:: What you are asked to do ::
If a line in the data below contains the word "Fork", copy it out.

:: Source material ::
—————
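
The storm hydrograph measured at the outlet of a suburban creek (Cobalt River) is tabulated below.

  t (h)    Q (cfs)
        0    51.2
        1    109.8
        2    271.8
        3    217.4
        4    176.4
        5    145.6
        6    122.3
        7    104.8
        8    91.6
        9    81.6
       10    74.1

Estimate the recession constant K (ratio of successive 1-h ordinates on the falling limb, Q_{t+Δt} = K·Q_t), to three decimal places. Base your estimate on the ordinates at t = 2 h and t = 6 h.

Using the recession-limb readings at t = 2 h and t = 6 h: Q falls from 271.8 to 122.3 cfs over 4 intervals.
K = (Q₂/Q₁)^(1/4) = (122.3/271.8)^(1/4) = 0.819.

K ≈ 0.819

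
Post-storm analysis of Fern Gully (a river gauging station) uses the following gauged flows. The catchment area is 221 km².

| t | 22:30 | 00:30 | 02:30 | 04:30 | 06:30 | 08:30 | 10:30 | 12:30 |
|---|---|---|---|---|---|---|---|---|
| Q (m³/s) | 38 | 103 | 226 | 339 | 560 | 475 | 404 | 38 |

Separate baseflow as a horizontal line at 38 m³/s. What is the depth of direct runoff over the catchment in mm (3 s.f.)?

d ≈ 61.2 mm

Direct runoff: 0.0, 65.0, 188.0, 301.0, 522.0, 437.0, 366.0, 0.0 m³/s; ΣQ_DR = 1879 m³/s.
V = ΣQ_DR · Δt = 1879 × 7200 s = 1.353 × 10^7 m³.
Over A = 221 km², depth = V / A = 61.2 mm.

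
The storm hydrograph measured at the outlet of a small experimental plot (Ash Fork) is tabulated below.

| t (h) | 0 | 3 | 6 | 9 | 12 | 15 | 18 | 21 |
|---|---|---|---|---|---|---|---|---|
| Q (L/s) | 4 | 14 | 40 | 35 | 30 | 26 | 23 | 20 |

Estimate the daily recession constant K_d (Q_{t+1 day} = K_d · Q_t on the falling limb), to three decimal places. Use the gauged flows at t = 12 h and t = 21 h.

K_d ≈ 0.339

Between t = 12 h and t = 21 h the flow falls from 30 to 20 L/s over 3×3 h = 9 h.
Per-interval ratio K = (20/30)^(1/3) = 0.8736; K_d = K^(24/3) = 0.339.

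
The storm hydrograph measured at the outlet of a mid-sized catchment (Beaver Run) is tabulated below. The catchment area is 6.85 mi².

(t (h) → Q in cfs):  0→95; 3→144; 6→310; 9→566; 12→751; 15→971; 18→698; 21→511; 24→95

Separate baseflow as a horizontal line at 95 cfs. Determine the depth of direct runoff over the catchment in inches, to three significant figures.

Direct runoff: 0.0, 49.0, 215.0, 471.0, 656.0, 876.0, 603.0, 416.0, 0.0 cfs; ΣQ_DR = 3286 cfs.
V = ΣQ_DR · Δt = 3286 × 10800 s = 3.549 × 10^7 ft³.
Over A = 6.85 mi², depth = V / A = 2.23 in.

d ≈ 2.23 in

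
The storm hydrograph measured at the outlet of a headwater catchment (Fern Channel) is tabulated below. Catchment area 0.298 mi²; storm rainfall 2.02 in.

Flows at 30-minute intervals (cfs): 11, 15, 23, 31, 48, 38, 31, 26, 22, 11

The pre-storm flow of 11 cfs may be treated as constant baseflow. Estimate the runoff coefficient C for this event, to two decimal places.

C ≈ 0.19

ΣQ_DR = 146.0 cfs; V = ΣQ_DR·Δt = 2.628 × 10^5 ft³.
Runoff depth d = V / A = 0.3796 in.
C = d / P = 0.3796 / 2.02 = 0.19.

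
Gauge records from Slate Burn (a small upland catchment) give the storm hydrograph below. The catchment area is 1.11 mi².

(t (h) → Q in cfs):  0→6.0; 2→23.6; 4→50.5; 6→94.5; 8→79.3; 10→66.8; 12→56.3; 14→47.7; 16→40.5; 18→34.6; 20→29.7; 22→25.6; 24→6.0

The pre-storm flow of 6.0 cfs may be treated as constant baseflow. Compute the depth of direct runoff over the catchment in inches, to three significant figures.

d ≈ 1.35 in

Direct runoff: 0.0, 17.6, 44.5, 88.5, 73.3, 60.8, 50.3, 41.7, 34.5, 28.6, 23.7, 19.6, 0.0 cfs; ΣQ_DR = 483.1 cfs.
V = ΣQ_DR · Δt = 483.1 × 7200 s = 3.478 × 10^6 ft³.
Over A = 1.11 mi², depth = V / A = 1.35 in.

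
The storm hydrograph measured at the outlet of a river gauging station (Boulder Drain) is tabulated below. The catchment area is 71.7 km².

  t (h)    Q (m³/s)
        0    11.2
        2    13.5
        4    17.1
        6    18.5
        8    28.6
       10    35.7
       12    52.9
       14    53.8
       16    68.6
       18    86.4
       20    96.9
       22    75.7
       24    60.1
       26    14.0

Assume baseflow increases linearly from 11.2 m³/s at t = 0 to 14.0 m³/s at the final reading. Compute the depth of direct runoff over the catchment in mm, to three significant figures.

Direct runoff: 0.00, 2.08, 5.47, 6.65, 16.54, 23.42, 40.41, 41.09, 55.68, 73.26, 83.55, 62.13, 46.32, 0.00 m³/s; ΣQ_DR = 456.6 m³/s.
V = ΣQ_DR · Δt = 456.6 × 7200 s = 3.288 × 10^6 m³.
Over A = 71.7 km², depth = V / A = 45.9 mm.

d ≈ 45.9 mm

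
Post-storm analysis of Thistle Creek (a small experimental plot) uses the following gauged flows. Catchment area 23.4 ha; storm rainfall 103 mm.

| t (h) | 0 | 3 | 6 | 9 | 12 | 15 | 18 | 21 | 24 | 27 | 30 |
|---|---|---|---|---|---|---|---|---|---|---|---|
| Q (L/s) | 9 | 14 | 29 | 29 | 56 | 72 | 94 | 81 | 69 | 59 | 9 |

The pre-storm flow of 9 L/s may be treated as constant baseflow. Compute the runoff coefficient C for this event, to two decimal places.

ΣQ_DR = 422.0 L/s; V = ΣQ_DR·Δt = 4.558 × 10^6 L.
Runoff depth d = V / A = 19.48 mm.
C = d / P = 19.48 / 103 = 0.19.

C ≈ 0.19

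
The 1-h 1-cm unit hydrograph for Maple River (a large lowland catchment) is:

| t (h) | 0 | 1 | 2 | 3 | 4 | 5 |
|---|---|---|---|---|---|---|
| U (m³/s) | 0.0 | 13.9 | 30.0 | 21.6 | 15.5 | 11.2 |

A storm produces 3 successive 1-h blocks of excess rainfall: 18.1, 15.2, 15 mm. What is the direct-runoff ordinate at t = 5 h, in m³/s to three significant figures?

By discrete convolution, Q_j = Σ (P_i / 10 mm) · U_{j−i}.
At t = 5 h (j=5): Q = (18.1/10)·11.2 + (15.2/10)·15.5 + (15/10)·21.6 = 76.2 m³/s.

Q ≈ 76.2 m³/s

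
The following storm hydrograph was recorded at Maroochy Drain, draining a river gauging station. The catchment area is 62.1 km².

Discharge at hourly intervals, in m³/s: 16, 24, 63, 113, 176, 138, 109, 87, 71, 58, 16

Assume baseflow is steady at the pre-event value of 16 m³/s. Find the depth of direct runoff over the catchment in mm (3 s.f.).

Direct runoff: 0.0, 8.0, 47.0, 97.0, 160.0, 122.0, 93.0, 71.0, 55.0, 42.0, 0.0 m³/s; ΣQ_DR = 695.0 m³/s.
V = ΣQ_DR · Δt = 695.0 × 3600 s = 2.502 × 10^6 m³.
Over A = 62.1 km², depth = V / A = 40.3 mm.

d ≈ 40.3 mm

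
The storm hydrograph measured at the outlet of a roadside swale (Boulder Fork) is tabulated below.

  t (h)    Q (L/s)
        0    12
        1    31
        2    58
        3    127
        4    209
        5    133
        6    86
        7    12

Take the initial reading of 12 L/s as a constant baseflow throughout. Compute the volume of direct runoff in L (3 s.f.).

Direct-runoff ordinates (Q − Q_b): 0.0, 19.0, 46.0, 115.0, 197.0, 121.0, 74.0, 0.0 L/s.
ΣQ_DR = 572.0 L/s.
With Δt = 1 h = 3600 s, V = ΣQ_DR · Δt = 572.0 × 3600 = 2.06 × 10^6 L.

V ≈ 2.06 × 10^6 L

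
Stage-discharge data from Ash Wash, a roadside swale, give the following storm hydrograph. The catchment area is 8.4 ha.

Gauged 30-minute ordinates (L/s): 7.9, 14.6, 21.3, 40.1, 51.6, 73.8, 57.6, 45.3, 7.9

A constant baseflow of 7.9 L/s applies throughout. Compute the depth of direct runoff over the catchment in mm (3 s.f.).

Direct runoff: 0.0, 6.7, 13.4, 32.2, 43.7, 65.9, 49.7, 37.4, 0.0 L/s; ΣQ_DR = 249.0 L/s.
V = ΣQ_DR · Δt = 249.0 × 1800 s = 4.482 × 10^5 L.
Over A = 8.4 ha, depth = V / A = 5.34 mm.

d ≈ 5.34 mm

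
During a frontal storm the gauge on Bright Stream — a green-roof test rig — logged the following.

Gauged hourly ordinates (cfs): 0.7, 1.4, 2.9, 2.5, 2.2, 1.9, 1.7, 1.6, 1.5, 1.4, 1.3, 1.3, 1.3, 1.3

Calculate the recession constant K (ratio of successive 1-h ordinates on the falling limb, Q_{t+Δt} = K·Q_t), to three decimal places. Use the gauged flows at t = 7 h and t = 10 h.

K ≈ 0.933

Using the recession-limb readings at t = 7 h and t = 10 h: Q falls from 1.6 to 1.3 cfs over 3 intervals.
K = (Q₂/Q₁)^(1/3) = (1.3/1.6)^(1/3) = 0.933.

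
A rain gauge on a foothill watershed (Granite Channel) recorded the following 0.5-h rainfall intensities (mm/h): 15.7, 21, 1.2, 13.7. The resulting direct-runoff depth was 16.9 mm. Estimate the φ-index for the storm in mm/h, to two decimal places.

Only the 3 blocks with intensity above φ contribute runoff: 15.7, 21, 13.7 mm/h.
Σ(I−φ)·Δt = d  ⇒  (15.7+21+13.7 − 3φ)·0.5 = 16.9
φ = (50.40 − 16.9/0.5) / 3 = 5.53 mm/h.

φ ≈ 5.53 mm/h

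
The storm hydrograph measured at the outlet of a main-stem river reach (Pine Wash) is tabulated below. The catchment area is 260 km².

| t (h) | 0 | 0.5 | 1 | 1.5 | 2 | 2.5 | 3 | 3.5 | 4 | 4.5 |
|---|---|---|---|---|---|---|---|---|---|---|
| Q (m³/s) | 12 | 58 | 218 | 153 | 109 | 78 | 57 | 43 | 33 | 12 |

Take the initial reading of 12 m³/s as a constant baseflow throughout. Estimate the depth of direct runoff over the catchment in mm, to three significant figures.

Direct runoff: 0.0, 46.0, 206.0, 141.0, 97.0, 66.0, 45.0, 31.0, 21.0, 0.0 m³/s; ΣQ_DR = 653.0 m³/s.
V = ΣQ_DR · Δt = 653.0 × 1800 s = 1.175 × 10^6 m³.
Over A = 260 km², depth = V / A = 4.52 mm.

d ≈ 4.52 mm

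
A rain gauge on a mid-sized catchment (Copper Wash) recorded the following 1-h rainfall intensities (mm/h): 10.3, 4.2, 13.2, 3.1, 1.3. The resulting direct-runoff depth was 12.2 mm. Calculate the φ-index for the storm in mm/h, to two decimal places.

φ ≈ 5.65 mm/h

Only the 2 blocks with intensity above φ contribute runoff: 10.3, 13.2 mm/h.
Σ(I−φ)·Δt = d  ⇒  (10.3+13.2 − 2φ)·1 = 12.2
φ = (23.50 − 12.2/1) / 2 = 5.65 mm/h.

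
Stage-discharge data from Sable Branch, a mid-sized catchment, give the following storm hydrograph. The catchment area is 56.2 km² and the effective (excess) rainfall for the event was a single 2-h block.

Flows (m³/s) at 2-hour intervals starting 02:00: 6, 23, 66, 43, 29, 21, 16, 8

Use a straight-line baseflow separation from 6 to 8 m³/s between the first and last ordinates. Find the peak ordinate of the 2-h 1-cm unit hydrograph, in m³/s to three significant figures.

U_p ≈ 29.7 m³/s

Direct runoff: 0.00, 16.71, 59.43, 36.14, 21.86, 13.57, 8.29, 0.00 m³/s; ΣQ_DR = 156.0 m³/s, peak = 59.43 m³/s.
Runoff depth d = ΣQ_DR·Δt / A = 156.0 × 7200 / (56.2 km²) = 19.99 mm.
The 1-cm UH is the DRH scaled by (10 mm)/d, so U_p = 59.43 × 10/19.99 = 29.7 m³/s.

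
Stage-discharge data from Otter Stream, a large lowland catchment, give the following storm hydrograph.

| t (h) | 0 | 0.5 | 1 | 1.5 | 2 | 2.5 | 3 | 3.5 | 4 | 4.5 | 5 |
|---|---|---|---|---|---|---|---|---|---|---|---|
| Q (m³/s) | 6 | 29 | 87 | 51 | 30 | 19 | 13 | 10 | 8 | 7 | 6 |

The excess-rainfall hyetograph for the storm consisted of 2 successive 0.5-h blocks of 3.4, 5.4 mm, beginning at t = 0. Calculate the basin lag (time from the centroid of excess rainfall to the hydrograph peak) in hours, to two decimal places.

t_L ≈ 0.44 h

Centroid of excess rainfall: t_c = Σ P_i·t̄_i / ΣP_i = 0.5568 h (block centres at 0.25, 0.75 h).
Hydrograph peak occurs at t = 1 h, so basin lag t_L = 1 − 0.5568 = 0.44 h.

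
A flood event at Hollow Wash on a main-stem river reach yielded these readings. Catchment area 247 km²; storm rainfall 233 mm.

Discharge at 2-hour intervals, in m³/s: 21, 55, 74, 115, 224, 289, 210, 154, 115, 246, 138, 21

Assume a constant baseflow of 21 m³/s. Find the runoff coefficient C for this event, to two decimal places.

C ≈ 0.18

ΣQ_DR = 1410 m³/s; V = ΣQ_DR·Δt = 1.015 × 10^7 m³.
Runoff depth d = V / A = 41.10 mm.
C = d / P = 41.10 / 233 = 0.18.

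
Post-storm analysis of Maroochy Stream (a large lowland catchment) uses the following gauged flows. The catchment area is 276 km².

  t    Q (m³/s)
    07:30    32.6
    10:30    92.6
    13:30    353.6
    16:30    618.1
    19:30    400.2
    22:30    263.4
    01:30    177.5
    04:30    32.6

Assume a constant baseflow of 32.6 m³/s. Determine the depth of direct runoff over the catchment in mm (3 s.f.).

d ≈ 66.9 mm

Direct runoff: 0.0, 60.0, 321.0, 585.5, 367.6, 230.8, 144.9, 0.0 m³/s; ΣQ_DR = 1710 m³/s.
V = ΣQ_DR · Δt = 1710 × 10800 s = 1.847 × 10^7 m³.
Over A = 276 km², depth = V / A = 66.9 mm.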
—————
:: Solution for this exercise ::
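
The storm hydrograph measured at the outlet of a small experimental plot (Ash Fork) is tabulated below.
The storm hydrograph measured at the outlet of a roadside swale (Boulder Fork) is tabulated below.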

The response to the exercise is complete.